<<<<
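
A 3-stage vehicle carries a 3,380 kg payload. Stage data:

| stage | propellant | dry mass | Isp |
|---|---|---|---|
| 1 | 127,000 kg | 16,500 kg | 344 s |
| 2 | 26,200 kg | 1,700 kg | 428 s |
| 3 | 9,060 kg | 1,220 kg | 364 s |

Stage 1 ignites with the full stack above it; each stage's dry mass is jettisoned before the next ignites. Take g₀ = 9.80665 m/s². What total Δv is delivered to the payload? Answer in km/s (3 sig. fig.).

Ignition mass of stage 1 = 127,000+16,500 + 26,200+1,700 + 9,060+1,220 + 3,380 = 185,060 kg.
Stage 1: m₀ = 185,060 kg, m_f = 185,060 − 127,000 = 58,060 kg; Δv = 344×9.80665×ln(3.187) = 3373.5×1.1592 ≈ 3911 m/s.
Stage 2: m₀ = 41,560 kg, m_f = 41,560 − 26,200 = 15,360 kg; Δv = 428×9.80665×ln(2.706) = 4197.2×0.9954 ≈ 4178 m/s.
Stage 3: m₀ = 13,660 kg, m_f = 13,660 − 9,060 = 4,600 kg; Δv = 364×9.80665×ln(2.97) = 3569.6×1.0884 ≈ 3885 m/s.
Total Δv = 3911 + 4178 + 3885 = 11974 m/s.

Δv ≈ 12.0 km/s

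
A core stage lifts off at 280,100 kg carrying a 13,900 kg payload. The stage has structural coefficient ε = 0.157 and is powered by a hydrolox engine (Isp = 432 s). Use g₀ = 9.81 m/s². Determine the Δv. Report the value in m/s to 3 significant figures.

Stage wet mass = m₀ − payload = 280,100 − 13,900 = 266,200 kg.
Stage dry mass = ε × stage wet mass = 0.157 × 266,200 = 41,793.4 kg.
Burnout mass m_f = stage dry + payload = 41,793.4 + 13,900 = 55,693.4 kg.
v_e = Isp · g₀ = 432 × 9.81 = 4237.9 m/s.
Rocket equation: Δv = v_e · ln(280,100/55,693.4) = 4237.9 × ln(5.029) = 4237.9 × 1.6153 ≈ 6845 m/s.

Δv ≈ 6850 m/s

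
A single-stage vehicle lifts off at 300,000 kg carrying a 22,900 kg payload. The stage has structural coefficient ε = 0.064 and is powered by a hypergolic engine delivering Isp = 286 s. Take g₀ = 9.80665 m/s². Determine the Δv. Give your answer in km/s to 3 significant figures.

Δv ≈ 5.61 km/s

Stage wet mass = m₀ − payload = 300,000 − 22,900 = 277,100 kg.
Stage dry mass = ε × stage wet mass = 0.064 × 277,100 = 17,734.4 kg.
Burnout mass m_f = stage dry + payload = 17,734.4 + 22,900 = 40,634.4 kg.
v_e = Isp · g₀ = 286 × 9.80665 = 2804.7 m/s.
Δv = v_e · ln(300,000/40,634.4) = 2804.7 × ln(7.383) = 2804.7 × 1.9992 ≈ 5607 m/s.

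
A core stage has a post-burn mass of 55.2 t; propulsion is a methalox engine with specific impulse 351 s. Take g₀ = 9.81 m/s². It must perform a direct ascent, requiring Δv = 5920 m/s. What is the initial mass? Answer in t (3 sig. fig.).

v_e = Isp · g₀ = 351 × 9.81 = 3443.3 m/s.
Rocket equation: m₀/m_f = exp(Δv / v_e) = exp(5920 / 3443.3) = exp(1.7193) = 5.5805.
m₀ = m_f × 5.5805 = 55.2 × 5.5805 = 308.044 t.

initial mass ≈ 308 t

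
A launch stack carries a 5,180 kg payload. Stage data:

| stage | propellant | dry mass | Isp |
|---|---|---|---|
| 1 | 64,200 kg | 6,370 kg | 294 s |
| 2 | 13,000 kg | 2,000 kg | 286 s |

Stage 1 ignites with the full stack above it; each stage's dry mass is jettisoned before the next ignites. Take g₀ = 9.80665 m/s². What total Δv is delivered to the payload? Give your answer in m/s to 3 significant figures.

Δv ≈ 6440 m/s

Ignition mass of stage 1 = 64,200+6,370 + 13,000+2,000 + 5,180 = 90,750 kg.
Stage 1: m₀ = 90,750 kg, m_f = 90,750 − 64,200 = 26,550 kg; Δv = 294×9.80665×ln(3.418) = 2883.2×1.2291 ≈ 3544 m/s.
Stage 2: m₀ = 20,180 kg, m_f = 20,180 − 13,000 = 7,180 kg; Δv = 286×9.80665×ln(2.811) = 2804.7×1.0334 ≈ 2898 m/s.
Total Δv = 3544 + 2898 = 6442 m/s.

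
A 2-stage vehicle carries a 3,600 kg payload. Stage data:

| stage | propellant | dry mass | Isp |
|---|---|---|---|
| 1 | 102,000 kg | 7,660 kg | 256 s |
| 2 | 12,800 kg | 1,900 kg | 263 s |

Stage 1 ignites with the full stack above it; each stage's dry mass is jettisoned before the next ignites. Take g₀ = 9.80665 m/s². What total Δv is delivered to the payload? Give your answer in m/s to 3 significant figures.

Δv ≈ 7110 m/s

Ignition mass of stage 1 = 102,000+7,660 + 12,800+1,900 + 3,600 = 127,960 kg.
Stage 1: m₀ = 127,960 kg, m_f = 127,960 − 102,000 = 25,960 kg; Δv = 256×9.80665×ln(4.929) = 2510.5×1.5952 ≈ 4005 m/s.
Stage 2: m₀ = 18,300 kg, m_f = 18,300 − 12,800 = 5,500 kg; Δv = 263×9.80665×ln(3.327) = 2579.1×1.2022 ≈ 3101 m/s.
Total Δv = 4005 + 3101 = 7106 m/s.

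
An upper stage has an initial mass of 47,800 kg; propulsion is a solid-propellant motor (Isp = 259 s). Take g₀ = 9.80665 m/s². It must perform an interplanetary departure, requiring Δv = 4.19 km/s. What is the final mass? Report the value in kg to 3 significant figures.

final mass ≈ 9180 kg

v_e = Isp · g₀ = 259 × 9.80665 = 2539.9 m/s.
Rocket equation: m₀/m_f = exp(Δv / v_e) = exp(4190 / 2539.9) = exp(1.6497) = 5.2052.
m_f = m₀ / 5.2052 = 47,800 / 5.2052 = 9,183.12 kg.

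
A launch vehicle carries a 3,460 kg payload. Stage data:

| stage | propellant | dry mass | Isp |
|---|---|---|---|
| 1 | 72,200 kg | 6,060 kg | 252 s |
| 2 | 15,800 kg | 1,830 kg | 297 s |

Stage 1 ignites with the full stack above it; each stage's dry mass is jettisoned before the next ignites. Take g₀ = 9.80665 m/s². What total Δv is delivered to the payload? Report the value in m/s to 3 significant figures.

Ignition mass of stage 1 = 72,200+6,060 + 15,800+1,830 + 3,460 = 99,350 kg.
Stage 1: m₀ = 99,350 kg, m_f = 99,350 − 72,200 = 27,150 kg; Δv = 252×9.80665×ln(3.659) = 2471.3×1.2973 ≈ 3206 m/s.
Stage 2: m₀ = 21,090 kg, m_f = 21,090 − 15,800 = 5,290 kg; Δv = 297×9.80665×ln(3.987) = 2912.6×1.3830 ≈ 4028 m/s.
Total Δv = 3206 + 4028 = 7234 m/s.

Δv ≈ 7230 m/s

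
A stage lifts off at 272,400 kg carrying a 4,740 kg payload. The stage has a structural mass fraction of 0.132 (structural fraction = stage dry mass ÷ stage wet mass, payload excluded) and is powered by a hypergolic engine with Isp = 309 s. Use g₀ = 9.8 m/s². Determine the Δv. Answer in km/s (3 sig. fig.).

Stage wet mass = m₀ − payload = 272,400 − 4,740 = 267,660 kg.
Stage dry mass = ε × stage wet mass = 0.132 × 267,660 = 35,331.1 kg.
Burnout mass m_f = stage dry + payload = 35,331.1 + 4,740 = 40,071.1 kg.
v_e = Isp · g₀ = 309 × 9.8 = 3028.2 m/s.
Δv = v_e · ln(272,400/40,071.1) = 3028.2 × ln(6.798) = 3028.2 × 1.9166 ≈ 5804 m/s.

Δv ≈ 5.80 km/s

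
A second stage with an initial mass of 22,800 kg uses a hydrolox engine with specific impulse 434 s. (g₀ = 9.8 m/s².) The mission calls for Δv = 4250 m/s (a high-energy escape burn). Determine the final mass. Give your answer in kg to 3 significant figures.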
>>>>
If a line falls between the first line of the entries and the line containing "kg | 364 s |", or is one of those two, restate it word for word; leave all other lines out.

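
A 3-stage vehicle carries a 3,380 kg payload. Stage data:

| stage | propellant | dry mass | Isp |
|---|---|---|---|
| 1 | 127,000 kg | 16,500 kg | 344 s |
| 2 | 26,200 kg | 1,700 kg | 428 s |
| 3 | 9,060 kg | 1,220 kg | 364 s |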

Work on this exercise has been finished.